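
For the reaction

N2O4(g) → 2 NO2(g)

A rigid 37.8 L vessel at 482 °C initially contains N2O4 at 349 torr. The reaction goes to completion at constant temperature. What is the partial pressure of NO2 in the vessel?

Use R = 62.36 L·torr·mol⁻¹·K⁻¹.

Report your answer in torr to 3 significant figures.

698 torr

n(N2O4)₀ = PV/RT = (349 × 37.8) / (62.36 × 755.15) = 0.2801 mol
n(NO2) = (2/1) × 0.2801 = 0.5602 mol
P(NO2) = nRT/V = 0.5602 × 62.36 × 755.15 / 37.8 = 697.9 torr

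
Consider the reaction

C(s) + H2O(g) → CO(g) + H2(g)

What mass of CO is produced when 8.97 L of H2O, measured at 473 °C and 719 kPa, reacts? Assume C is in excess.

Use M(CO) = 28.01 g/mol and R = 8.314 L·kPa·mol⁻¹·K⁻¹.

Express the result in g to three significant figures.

29.1 g

n(H2O) = PV/RT = (719 × 8.97) / (8.314 × 746.15) = 1.040 mol
n(CO) = (1/1) × 1.040 = 1.040 mol
m(CO) = 1.040 × 28.01 = 29.13 g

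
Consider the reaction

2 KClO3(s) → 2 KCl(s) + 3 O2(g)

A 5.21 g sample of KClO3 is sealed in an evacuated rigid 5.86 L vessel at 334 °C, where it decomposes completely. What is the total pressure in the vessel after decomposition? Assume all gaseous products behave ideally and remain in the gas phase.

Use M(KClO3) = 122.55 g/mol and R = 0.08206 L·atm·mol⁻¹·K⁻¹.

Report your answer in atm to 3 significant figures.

n(KClO3) = 5.21 / 122.55 = 0.04251 mol
n(gas produced) = (3/2) × 0.04251 = 0.06377 mol
P = nRT/V = 0.06377 × 0.08206 × 607.15 / 5.86 = 0.5422 atm

0.542 atm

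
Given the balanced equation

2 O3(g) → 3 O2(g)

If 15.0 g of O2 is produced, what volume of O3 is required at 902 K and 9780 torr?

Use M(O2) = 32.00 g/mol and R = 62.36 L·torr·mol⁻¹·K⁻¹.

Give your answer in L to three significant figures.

1.80 L

n(O2) = 15.00 / 32.00 = 0.4688 mol
n(O3) = (2/3) × 0.4688 = 0.3125 mol
V = nRT/P = 0.3125 × 62.36 × 902 / 9780 = 1.797 L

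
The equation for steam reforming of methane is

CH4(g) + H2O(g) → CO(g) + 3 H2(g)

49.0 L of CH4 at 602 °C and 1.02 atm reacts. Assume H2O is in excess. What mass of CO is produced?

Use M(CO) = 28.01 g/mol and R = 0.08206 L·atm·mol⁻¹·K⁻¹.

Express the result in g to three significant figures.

n(CH4) = PV/RT = (1.02 × 49.0) / (0.08206 × 875.15) = 0.6960 mol
n(CO) = (1/1) × 0.6960 = 0.6960 mol
m(CO) = 0.6960 × 28.01 = 19.49 g

19.5 g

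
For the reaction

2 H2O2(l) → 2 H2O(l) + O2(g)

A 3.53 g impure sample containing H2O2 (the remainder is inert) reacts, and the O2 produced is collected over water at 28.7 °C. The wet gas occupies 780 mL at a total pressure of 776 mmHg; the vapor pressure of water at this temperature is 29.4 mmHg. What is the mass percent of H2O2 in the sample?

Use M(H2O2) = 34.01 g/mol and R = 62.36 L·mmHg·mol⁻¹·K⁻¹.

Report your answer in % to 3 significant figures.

P(O2) = 776 − 29.4 = 746.6 mmHg
n(O2) = PV/RT = (746.6 × 0.7800) / (62.36 × 301.85) = 0.03094 mol
n(H2O2) = (2/1) × 0.03094 = 0.06188 mol
m(H2O2) = 0.06188 × 34.01 = 2.105 g
%H2O2 = 2.105 / 3.53 × 100 = 59.63%

59.6 %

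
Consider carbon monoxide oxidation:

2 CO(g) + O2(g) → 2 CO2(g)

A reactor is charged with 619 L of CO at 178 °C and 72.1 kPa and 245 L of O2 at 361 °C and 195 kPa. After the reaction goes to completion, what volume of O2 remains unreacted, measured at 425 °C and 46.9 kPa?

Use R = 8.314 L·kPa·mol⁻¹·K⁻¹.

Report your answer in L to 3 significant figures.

385 L

n(CO) = PV/RT = (72.1 × 619) / (8.314 × 451.15) = 11.90 mol
n(O2) = PV/RT = (195 × 245) / (8.314 × 634.15) = 9.061 mol
For 11.90 mol CO, stoichiometry requires (1/2) × 11.90 = 5.950 mol O2; 9.061 mol is available, so CO is limiting.
n(O2) consumed = (1/2) × 11.90 = 5.950 mol; remaining = 9.061 − 5.950 = 3.111 mol
V(O2) = nRT/P = 3.111 × 8.314 × 698.15 / 46.9 = 385.0 L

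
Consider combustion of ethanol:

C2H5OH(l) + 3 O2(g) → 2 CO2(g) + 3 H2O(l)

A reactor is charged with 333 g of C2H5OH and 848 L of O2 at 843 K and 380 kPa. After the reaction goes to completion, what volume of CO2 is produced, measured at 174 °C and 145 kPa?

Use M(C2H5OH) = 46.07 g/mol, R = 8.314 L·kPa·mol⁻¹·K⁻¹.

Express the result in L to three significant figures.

n(C2H5OH) = 333 / 46.07 = 7.228 mol
n(O2) = PV/RT = (380 × 848) / (8.314 × 843) = 45.98 mol
For 7.228 mol C2H5OH, stoichiometry requires (3/1) × 7.228 = 21.68 mol O2; 45.98 mol is available, so C2H5OH is limiting.
n(CO2) = (2/1) × 7.228 = 14.46 mol
V(CO2) = nRT/P = 14.46 × 8.314 × 447.15 / 145 = 370.7 L

371 L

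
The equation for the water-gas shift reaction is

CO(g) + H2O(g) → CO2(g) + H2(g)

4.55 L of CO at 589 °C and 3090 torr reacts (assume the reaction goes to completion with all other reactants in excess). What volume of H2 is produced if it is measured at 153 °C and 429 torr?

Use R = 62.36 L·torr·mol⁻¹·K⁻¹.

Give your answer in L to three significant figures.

n(CO) = PV/RT = (3090 × 4.55) / (62.36 × 862.15) = 0.2615 mol
n(H2) = (1/1) × 0.2615 = 0.2615 mol
V = nRT/P = 0.2615 × 62.36 × 426.15 / 429 = 16.20 L

16.2 L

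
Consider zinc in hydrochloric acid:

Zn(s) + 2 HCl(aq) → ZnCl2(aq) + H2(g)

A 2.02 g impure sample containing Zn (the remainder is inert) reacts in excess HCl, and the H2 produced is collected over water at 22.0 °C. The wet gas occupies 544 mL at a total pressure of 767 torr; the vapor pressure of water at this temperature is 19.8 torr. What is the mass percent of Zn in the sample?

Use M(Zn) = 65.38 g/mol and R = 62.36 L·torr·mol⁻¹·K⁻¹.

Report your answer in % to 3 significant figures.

P(H2) = 767 − 19.8 = 747.2 torr
n(H2) = PV/RT = (747.2 × 0.5440) / (62.36 × 295.15) = 0.02208 mol
n(Zn) = (1/1) × 0.02208 = 0.02208 mol
m(Zn) = 0.02208 × 65.38 = 1.444 g
%Zn = 1.444 / 2.02 × 100 = 71.49%

71.5 %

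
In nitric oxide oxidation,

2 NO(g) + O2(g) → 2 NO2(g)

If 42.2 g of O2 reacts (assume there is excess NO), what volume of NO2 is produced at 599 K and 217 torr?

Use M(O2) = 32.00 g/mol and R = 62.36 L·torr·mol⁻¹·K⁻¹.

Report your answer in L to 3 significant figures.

454 L

n(O2) = 42.20 / 32.00 = 1.319 mol
n(NO2) = (2/1) × 1.319 = 2.638 mol
V = nRT/P = 2.638 × 62.36 × 599 / 217 = 454.1 L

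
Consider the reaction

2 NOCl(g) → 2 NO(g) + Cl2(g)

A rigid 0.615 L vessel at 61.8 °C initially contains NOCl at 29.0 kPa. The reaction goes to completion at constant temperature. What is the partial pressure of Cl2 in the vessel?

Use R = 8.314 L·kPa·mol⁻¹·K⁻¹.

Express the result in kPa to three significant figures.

14.5 kPa

n(NOCl)₀ = PV/RT = (29.0 × 0.615) / (8.314 × 334.95) = 0.006404 mol
n(Cl2) = (1/2) × 0.006404 = 0.003202 mol
P(Cl2) = nRT/V = 0.003202 × 8.314 × 334.95 / 0.615 = 14.50 kPa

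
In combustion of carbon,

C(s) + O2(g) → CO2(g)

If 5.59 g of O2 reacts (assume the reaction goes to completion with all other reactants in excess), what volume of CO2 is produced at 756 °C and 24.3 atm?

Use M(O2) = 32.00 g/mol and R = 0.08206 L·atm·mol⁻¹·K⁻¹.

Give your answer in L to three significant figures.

n(O2) = 5.590 / 32.00 = 0.1747 mol
n(CO2) = (1/1) × 0.1747 = 0.1747 mol
V = nRT/P = 0.1747 × 0.08206 × 1029.15 / 24.3 = 0.6072 L

0.607 L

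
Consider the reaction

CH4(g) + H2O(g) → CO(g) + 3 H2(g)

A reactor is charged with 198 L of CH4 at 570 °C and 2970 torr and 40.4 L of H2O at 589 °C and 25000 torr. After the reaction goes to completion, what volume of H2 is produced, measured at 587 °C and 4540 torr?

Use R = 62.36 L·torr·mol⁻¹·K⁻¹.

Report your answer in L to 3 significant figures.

n(CH4) = PV/RT = (2970 × 198) / (62.36 × 843.15) = 11.18 mol
n(H2O) = PV/RT = (25000 × 40.4) / (62.36 × 862.15) = 18.79 mol
For 11.18 mol CH4, stoichiometry requires (1/1) × 11.18 = 11.18 mol H2O; 18.79 mol is available, so CH4 is limiting.
n(H2) = (3/1) × 11.18 = 33.54 mol
V(H2) = nRT/P = 33.54 × 62.36 × 860.15 / 4540 = 396.3 L

396 L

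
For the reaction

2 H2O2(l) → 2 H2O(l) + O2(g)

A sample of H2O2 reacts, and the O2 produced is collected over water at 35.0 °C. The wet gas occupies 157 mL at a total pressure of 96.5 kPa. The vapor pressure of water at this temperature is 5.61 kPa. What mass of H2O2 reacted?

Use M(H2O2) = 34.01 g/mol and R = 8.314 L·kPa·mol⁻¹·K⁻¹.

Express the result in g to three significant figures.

P(O2) = 96.5 − 5.61 = 90.89 kPa
n(O2) = PV/RT = (90.89 × 0.1570) / (8.314 × 308.15) = 0.005570 mol
n(H2O2) = (2/1) × 0.005570 = 0.01114 mol
m(H2O2) = 0.01114 × 34.01 = 0.3789 g

0.379 g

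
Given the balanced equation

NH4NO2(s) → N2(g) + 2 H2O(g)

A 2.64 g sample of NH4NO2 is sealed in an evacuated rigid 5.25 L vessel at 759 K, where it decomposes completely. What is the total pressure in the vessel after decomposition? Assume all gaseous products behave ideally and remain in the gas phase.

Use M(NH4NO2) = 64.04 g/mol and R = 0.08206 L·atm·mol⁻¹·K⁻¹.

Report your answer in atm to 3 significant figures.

1.47 atm

n(NH4NO2) = 2.64 / 64.04 = 0.04122 mol
n(gas produced) = (3/1) × 0.04122 = 0.1237 mol
P = nRT/V = 0.1237 × 0.08206 × 759 / 5.25 = 1.468 atm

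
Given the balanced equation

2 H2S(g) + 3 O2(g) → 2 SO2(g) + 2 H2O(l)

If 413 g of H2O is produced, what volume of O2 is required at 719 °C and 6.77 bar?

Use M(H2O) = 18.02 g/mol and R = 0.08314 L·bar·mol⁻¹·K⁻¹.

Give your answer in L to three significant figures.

n(H2O) = 413.0 / 18.02 = 22.92 mol
n(O2) = (3/2) × 22.92 = 34.38 mol
V = nRT/P = 34.38 × 0.08314 × 992.15 / 6.77 = 418.9 L

419 L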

* **EXERCISE OBJECTIVE**
Where does "initially" occur in the data? Copy each line that has it.

* **SOLVED PROBLEM**
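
A rigid 37.8 L vessel at 482 °C initially contains N2O4 at 349 torr. The reaction goes to completion at constant temperature. What is the partial pressure of NO2 in the vessel?
A rigid 0.615 L vessel at 61.8 °C initially contains NOCl at 29.0 kPa. The reaction goes to completion at constant temperature. What is the partial pressure of Cl2 in the vessel?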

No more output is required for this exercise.